BEGIN Data section
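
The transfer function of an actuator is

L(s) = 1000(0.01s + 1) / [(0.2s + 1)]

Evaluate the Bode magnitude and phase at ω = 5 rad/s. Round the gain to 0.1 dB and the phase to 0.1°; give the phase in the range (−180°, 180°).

At ω = 5 rad/s:
zero (1 + j5·0.01) = 1 + j0.05 → |·| ≈ 1.0012, ∠ ≈ 2.86°
pole (1 + j5·0.2) = 1 + j1 → |·| ≈ 1.4142, ∠ ≈ 45.00°
|L| = 1000 · 1.0012 / (1.4142) ≈ 707.96
Gain = 20 log₁₀(707.96) ≈ 57.00 dB
∠L = (2.86°) − (45.00°) = -42.14°

57.0 dB, -42.1°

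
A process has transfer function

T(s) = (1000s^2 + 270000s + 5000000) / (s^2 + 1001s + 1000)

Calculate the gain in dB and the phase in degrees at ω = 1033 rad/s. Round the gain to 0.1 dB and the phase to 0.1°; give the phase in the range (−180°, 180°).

57.4 dB, 29.4°

Substitute s = j1033:
Numerator: 1000(j1033)^2 + 270000(j1033) + 5000000 = -1062089000 + j278910000
Denominator: (j1033)^2 + 1001(j1033) + 1000 = -1066089 + j1034033
|N| = √(1062089000² + 278910000²) ≈ 1.0981e+09, ∠N ≈ 165.29°
|D| = √(1066089² + 1034033²) ≈ 1.4852e+06, ∠D ≈ 135.87°
|T| = 1.0981e+09 / 1.4852e+06 ≈ 739.36
Gain = 20 log₁₀(739.36) ≈ 57.38 dB
∠T = 165.29° − 135.87° = 29.42°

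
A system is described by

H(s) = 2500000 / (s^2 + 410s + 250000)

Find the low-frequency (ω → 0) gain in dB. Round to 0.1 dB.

20.0 dB

H(0) = 2500000 / 250000 = 10
20 log₁₀(10) ≈ 20.00 dB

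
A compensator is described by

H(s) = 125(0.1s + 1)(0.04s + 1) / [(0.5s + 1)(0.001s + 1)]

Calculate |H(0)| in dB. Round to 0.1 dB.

H(0) = 125 · 1 / 1 = 125
20 log₁₀(125) ≈ 41.94 dB

41.9 dB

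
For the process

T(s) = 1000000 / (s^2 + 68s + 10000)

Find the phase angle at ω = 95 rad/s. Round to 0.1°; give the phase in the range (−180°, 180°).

At s = jω = j95:
quadratic: (j95)² + 68·j95 + 10000 = 975 + j6460 → |·| ≈ 6533.2, ∠ ≈ 81.42°
∠T = 0.00° − 81.42° = -81.42°

-81.4°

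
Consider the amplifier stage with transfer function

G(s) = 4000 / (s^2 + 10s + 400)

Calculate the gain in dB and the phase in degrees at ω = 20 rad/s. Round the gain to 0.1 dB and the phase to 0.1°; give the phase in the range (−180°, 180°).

At s = jω = j20:
quadratic: (j20)² + 10·j20 + 400 = 0 + j200 → |·| ≈ 200, ∠ ≈ 90.00°
|G| = 4000 / 200 ≈ 20
Gain = 20 log₁₀(20) ≈ 26.02 dB
∠G = 0.00° − 90.00° = -90.00°

26.0 dB, -90.0°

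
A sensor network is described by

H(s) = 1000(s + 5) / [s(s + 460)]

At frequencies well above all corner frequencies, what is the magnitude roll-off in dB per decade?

Each pole contributes −20 dB/decade at high frequency; each zero contributes +20 dB/decade.
Net: 1 zero(s) − 2 pole(s) → -20 dB/decade.

-20 dB/decade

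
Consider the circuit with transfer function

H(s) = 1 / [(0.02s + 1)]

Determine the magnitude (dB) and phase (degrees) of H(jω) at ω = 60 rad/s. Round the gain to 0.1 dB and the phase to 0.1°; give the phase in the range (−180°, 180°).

At ω = 60 rad/s:
pole (1 + j60·0.02) = 1 + j1.2 → |·| ≈ 1.562, ∠ ≈ 50.19°
|H| = 1 · 1 / (1.562) ≈ 0.6402
Gain = 20 log₁₀(0.6402) ≈ -3.87 dB
∠H = (0°) − (50.19°) = -50.19°

-3.9 dB, -50.2°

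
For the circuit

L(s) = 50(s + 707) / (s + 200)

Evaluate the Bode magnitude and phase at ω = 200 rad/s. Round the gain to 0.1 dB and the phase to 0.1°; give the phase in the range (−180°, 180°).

At s = jω = j200:
zero (s+707): 707 + j200 → |·| = √(707²+200²) = √539849 ≈ 734.74, ∠ = arctan(200/707) ≈ 15.80°
pole (s+200): 200 + j200 → |·| = √(200²+200²) = √80000 ≈ 282.84, ∠ = arctan(200/200) ≈ 45.00°
|L| = 50 · 734.74 / 282.84 ≈ 129.89
Gain = 20 log₁₀(129.89) ≈ 42.27 dB
∠L = 15.80° − 45.00° = -29.20°

42.3 dB, -29.2°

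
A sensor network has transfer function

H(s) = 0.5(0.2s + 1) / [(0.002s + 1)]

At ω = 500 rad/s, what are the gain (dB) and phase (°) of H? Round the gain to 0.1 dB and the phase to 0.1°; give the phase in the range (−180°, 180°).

At ω = 500 rad/s:
zero (1 + j500·0.2) = 1 + j100 → |·| ≈ 100, ∠ ≈ 89.43°
pole (1 + j500·0.002) = 1 + j1 → |·| ≈ 1.4142, ∠ ≈ 45.00°
|H| = 0.5 · 100 / (1.4142) ≈ 35.356
Gain = 20 log₁₀(35.356) ≈ 30.97 dB
∠H = (89.43°) − (45.00°) = 44.43°

31.0 dB, 44.4°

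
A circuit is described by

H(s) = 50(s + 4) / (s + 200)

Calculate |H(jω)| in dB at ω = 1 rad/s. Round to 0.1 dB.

At s = jω = j1:
zero (s+4): 4 + j1 → |·| = √(4²+1²) = √17 ≈ 4.1231, ∠ = arctan(1/4) ≈ 14.04°
pole (s+200): 200 + j1 → |·| = √(200²+1²) = √40001 ≈ 200, ∠ = arctan(1/200) ≈ 0.29°
|H| = 50 · 4.1231 / 200 ≈ 1.0308
Gain = 20 log₁₀(1.0308) ≈ 0.26 dB

0.3 dB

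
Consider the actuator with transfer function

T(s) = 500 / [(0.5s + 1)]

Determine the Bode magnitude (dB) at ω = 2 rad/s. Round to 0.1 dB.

51.0 dB

At ω = 2 rad/s:
pole (1 + j2·0.5) = 1 + j1 → |·| ≈ 1.4142, ∠ ≈ 45.00°
|T| = 500 · 1 / (1.4142) ≈ 353.56
Gain = 20 log₁₀(353.56) ≈ 50.97 dB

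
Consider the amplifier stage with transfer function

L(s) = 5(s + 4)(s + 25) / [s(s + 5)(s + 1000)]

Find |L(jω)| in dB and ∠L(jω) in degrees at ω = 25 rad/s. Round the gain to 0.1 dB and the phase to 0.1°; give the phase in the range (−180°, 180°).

At s = jω = j25:
zero (s+4): 4 + j25 → |·| = √(4²+25²) = √641 ≈ 25.318, ∠ = arctan(25/4) ≈ 80.91°
zero (s+25): 25 + j25 → |·| = √(25²+25²) = √1250 ≈ 35.355, ∠ = arctan(25/25) ≈ 45.00°
pole (s+5): 5 + j25 → |·| = √(5²+25²) = √650 ≈ 25.495, ∠ = arctan(25/5) ≈ 78.69°
pole (s+1000): 1000 + j25 → |·| = √(1000²+25²) = √1000625 ≈ 1000.3, ∠ = arctan(25/1000) ≈ 1.43°
pole at origin: |s| = 25, ∠ = 90.00° (in denominator)
|L| = 5 · 895.12 / 6.3757e+05 ≈ 0.0070198
Gain = 20 log₁₀(0.0070198) ≈ -43.07 dB
∠L = 125.91° − 170.12° = -44.21°

-43.1 dB, -44.2°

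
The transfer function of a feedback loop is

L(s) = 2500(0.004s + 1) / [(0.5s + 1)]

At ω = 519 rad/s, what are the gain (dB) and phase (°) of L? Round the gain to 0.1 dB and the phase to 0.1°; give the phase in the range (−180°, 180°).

At ω = 519 rad/s:
zero (1 + j519·0.004) = 1 + j2.076 → |·| ≈ 2.3043, ∠ ≈ 64.28°
pole (1 + j519·0.5) = 1 + j259.5 → |·| ≈ 259.5, ∠ ≈ 89.78°
|L| = 2500 · 2.3043 / (259.5) ≈ 22.199
Gain = 20 log₁₀(22.199) ≈ 26.93 dB
∠L = (64.28°) − (89.78°) = -25.50°

26.9 dB, -25.5°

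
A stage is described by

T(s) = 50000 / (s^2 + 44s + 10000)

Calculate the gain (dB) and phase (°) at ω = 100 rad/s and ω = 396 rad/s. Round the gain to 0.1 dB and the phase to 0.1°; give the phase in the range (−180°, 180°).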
END Data section
## [Directions]
Write out exactly the lines above between the line with "1033 rad/s. Round" and the line with "A system is described by", inclusive, and nothing beyond them.

## [Exercise output]
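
Calculate the gain in dB and the phase in degrees at ω = 1033 rad/s. Round the gain to 0.1 dB and the phase to 0.1°; give the phase in the range (−180°, 180°).

57.4 dB, 29.4°

Substitute s = j1033:
Numerator: 1000(j1033)^2 + 270000(j1033) + 5000000 = -1062089000 + j278910000
Denominator: (j1033)^2 + 1001(j1033) + 1000 = -1066089 + j1034033
|N| = √(1062089000² + 278910000²) ≈ 1.0981e+09, ∠N ≈ 165.29°
|D| = √(1066089² + 1034033²) ≈ 1.4852e+06, ∠D ≈ 135.87°
|T| = 1.0981e+09 / 1.4852e+06 ≈ 739.36
Gain = 20 log₁₀(739.36) ≈ 57.38 dB
∠T = 165.29° − 135.87° = 29.42°

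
A system is described by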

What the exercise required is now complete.